Problem: Of the lines listed below, return exactly those that run from the line containing "2 villages each" through the line containing "4 neighbors each", both included.

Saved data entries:
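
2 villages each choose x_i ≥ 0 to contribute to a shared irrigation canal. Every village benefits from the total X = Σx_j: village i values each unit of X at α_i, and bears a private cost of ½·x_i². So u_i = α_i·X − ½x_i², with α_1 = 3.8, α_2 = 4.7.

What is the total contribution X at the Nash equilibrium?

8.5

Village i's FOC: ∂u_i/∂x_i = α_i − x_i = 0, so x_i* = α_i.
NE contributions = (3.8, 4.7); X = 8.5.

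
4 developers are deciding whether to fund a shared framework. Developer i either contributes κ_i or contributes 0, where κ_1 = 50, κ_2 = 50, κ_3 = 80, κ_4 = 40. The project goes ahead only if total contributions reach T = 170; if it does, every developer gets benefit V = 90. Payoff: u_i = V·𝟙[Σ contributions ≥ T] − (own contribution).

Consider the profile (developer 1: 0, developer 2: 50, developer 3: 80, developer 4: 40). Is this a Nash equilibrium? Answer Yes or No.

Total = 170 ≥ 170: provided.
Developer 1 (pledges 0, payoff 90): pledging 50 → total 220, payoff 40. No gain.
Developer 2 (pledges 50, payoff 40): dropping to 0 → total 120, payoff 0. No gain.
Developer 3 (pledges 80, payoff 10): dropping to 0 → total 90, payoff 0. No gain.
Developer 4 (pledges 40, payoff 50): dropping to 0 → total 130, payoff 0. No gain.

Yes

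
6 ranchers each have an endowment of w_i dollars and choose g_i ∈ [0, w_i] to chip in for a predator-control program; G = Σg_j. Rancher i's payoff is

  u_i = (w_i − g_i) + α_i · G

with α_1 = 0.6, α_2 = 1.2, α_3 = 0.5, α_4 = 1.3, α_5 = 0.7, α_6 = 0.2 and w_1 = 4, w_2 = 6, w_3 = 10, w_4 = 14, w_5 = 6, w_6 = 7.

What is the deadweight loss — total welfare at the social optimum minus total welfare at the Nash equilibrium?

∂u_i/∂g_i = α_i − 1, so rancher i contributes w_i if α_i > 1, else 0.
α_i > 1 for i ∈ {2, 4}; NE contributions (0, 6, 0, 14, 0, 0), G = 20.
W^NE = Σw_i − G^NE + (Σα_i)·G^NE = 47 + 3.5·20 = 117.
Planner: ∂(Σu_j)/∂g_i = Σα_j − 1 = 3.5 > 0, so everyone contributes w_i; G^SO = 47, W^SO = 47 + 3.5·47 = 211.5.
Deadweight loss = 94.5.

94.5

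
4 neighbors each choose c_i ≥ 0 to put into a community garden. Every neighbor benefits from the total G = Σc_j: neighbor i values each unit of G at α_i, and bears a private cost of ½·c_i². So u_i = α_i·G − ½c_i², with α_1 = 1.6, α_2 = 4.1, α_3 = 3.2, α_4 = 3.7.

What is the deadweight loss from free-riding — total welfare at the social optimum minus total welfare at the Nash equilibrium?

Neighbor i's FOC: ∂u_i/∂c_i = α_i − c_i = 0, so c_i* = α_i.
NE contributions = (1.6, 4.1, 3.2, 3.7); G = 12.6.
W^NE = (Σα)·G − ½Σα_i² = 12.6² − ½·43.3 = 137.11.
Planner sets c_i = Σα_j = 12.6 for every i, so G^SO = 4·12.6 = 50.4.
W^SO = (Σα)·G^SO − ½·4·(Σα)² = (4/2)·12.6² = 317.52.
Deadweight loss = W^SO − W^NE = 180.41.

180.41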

==

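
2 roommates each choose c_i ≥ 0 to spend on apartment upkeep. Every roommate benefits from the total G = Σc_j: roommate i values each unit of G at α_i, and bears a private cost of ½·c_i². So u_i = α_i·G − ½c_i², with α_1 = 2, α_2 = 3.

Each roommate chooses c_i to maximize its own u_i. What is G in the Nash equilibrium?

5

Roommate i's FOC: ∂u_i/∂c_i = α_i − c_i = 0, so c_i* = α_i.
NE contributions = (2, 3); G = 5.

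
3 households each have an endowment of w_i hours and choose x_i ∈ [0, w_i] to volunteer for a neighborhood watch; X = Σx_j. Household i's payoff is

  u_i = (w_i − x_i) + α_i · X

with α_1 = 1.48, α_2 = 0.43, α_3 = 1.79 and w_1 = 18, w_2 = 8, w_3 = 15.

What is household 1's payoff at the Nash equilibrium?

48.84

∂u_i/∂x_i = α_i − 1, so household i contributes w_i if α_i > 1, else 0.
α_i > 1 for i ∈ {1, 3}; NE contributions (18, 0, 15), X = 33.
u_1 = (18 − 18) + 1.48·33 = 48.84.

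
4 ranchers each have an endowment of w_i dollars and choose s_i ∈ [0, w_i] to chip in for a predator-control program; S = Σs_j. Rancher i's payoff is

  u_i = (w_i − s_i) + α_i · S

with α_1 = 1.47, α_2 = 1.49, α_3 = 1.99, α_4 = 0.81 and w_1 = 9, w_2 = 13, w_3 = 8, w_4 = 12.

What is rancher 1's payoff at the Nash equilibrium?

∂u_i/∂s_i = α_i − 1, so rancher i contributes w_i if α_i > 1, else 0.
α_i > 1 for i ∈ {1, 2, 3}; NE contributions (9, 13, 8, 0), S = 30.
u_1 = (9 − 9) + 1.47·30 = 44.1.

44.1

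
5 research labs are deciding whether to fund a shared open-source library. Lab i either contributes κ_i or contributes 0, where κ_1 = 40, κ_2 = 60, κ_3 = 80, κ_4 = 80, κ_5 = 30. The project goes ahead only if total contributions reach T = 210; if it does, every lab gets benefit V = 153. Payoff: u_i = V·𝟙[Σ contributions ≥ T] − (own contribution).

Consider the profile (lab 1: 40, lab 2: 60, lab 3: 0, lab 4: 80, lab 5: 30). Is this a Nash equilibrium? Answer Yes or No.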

Output of the exercise:
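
2 villages each choose x_i ≥ 0 to contribute to a shared irrigation canal. Every village benefits from the total X = Σx_j: village i values each unit of X at α_i, and bears a private cost of ½·x_i². So u_i = α_i·X − ½x_i², with α_1 = 3.8, α_2 = 4.7.

What is the total contribution X at the Nash equilibrium?

8.5

Village i's FOC: ∂u_i/∂x_i = α_i − x_i = 0, so x_i* = α_i.
NE contributions = (3.8, 4.7); X = 8.5.

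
4 developers are deciding whether to fund a shared framework. Developer i either contributes κ_i or contributes 0, where κ_1 = 50, κ_2 = 50, κ_3 = 80, κ_4 = 40. The project goes ahead only if total contributions reach T = 170; if it does, every developer gets benefit V = 90. Payoff: u_i = V·𝟙[Σ contributions ≥ T] − (own contribution).

Consider the profile (developer 1: 0, developer 2: 50, developer 3: 80, developer 4: 40). Is this a Nash equilibrium? Answer Yes or No.

Total = 170 ≥ 170: provided.
Developer 1 (pledges 0, payoff 90): pledging 50 → total 220, payoff 40. No gain.
Developer 2 (pledges 50, payoff 40): dropping to 0 → total 120, payoff 0. No gain.
Developer 3 (pledges 80, payoff 10): dropping to 0 → total 90, payoff 0. No gain.
Developer 4 (pledges 40, payoff 50): dropping to 0 → total 130, payoff 0. No gain.

Yes

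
6 ranchers each have an endowment of w_i dollars and choose g_i ∈ [0, w_i] to chip in for a predator-control program; G = Σg_j. Rancher i's payoff is

  u_i = (w_i − g_i) + α_i · G

with α_1 = 0.6, α_2 = 1.2, α_3 = 0.5, α_4 = 1.3, α_5 = 0.7, α_6 = 0.2 and w_1 = 4, w_2 = 6, w_3 = 10, w_4 = 14, w_5 = 6, w_6 = 7.

What is the deadweight loss — total welfare at the social optimum minus total welfare at the Nash equilibrium?

∂u_i/∂g_i = α_i − 1, so rancher i contributes w_i if α_i > 1, else 0.
α_i > 1 for i ∈ {2, 4}; NE contributions (0, 6, 0, 14, 0, 0), G = 20.
W^NE = Σw_i − G^NE + (Σα_i)·G^NE = 47 + 3.5·20 = 117.
Planner: ∂(Σu_j)/∂g_i = Σα_j − 1 = 3.5 > 0, so everyone contributes w_i; G^SO = 47, W^SO = 47 + 3.5·47 = 211.5.
Deadweight loss = 94.5.

94.5

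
4 neighbors each choose c_i ≥ 0 to put into a community garden. Every neighbor benefits from the total G = Σc_j: neighbor i values each unit of G at α_i, and bears a private cost of ½·c_i². So u_i = α_i·G − ½c_i², with α_1 = 1.6, α_2 = 4.1, α_3 = 3.2, α_4 = 3.7.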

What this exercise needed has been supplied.